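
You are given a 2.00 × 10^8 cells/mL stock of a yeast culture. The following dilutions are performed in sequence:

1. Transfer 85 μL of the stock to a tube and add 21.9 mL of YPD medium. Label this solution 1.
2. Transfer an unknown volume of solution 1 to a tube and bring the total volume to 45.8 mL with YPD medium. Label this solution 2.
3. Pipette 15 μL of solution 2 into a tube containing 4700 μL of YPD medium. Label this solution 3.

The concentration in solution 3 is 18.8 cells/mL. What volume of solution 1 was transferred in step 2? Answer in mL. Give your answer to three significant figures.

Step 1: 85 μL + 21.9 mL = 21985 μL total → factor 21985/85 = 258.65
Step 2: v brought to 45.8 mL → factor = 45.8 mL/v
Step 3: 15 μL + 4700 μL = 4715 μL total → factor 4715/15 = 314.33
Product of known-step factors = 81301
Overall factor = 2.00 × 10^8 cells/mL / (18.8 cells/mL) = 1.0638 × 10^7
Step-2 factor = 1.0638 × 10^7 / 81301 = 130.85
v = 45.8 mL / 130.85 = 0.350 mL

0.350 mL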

****************

● **DIRECTIONS FOR THIS TASK**: In your reply, restate every entry exactly.

● **TASK OUTPUT**:
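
You are given a 2.00 × 10^8 cells/mL stock of a yeast culture. The following dilutions are performed in sequence:

1. Transfer 85 μL of the stock to a tube and add 21.9 mL of YPD medium. Label this solution 1.
2. Transfer an unknown volume of solution 1 to a tube and bring the total volume to 45.8 mL with YPD medium. Label this solution 2.
3. Pipette 15 μL of solution 2 into a tube containing 4700 μL of YPD medium. Label this solution 3.

The concentration in solution 3 is 18.8 cells/mL. What volume of solution 1 was transferred in step 2? Answer in mL. Give your answer to three significant figures.

Step 1: 85 μL + 21.9 mL = 21985 μL total → factor 21985/85 = 258.65
Step 2: v brought to 45.8 mL → factor = 45.8 mL/v
Step 3: 15 μL + 4700 μL = 4715 μL total → factor 4715/15 = 314.33
Product of known-step factors = 81301
Overall factor = 2.00 × 10^8 cells/mL / (18.8 cells/mL) = 1.0638 × 10^7
Step-2 factor = 1.0638 × 10^7 / 81301 = 130.85
v = 45.8 mL / 130.85 = 0.350 mL

0.350 mL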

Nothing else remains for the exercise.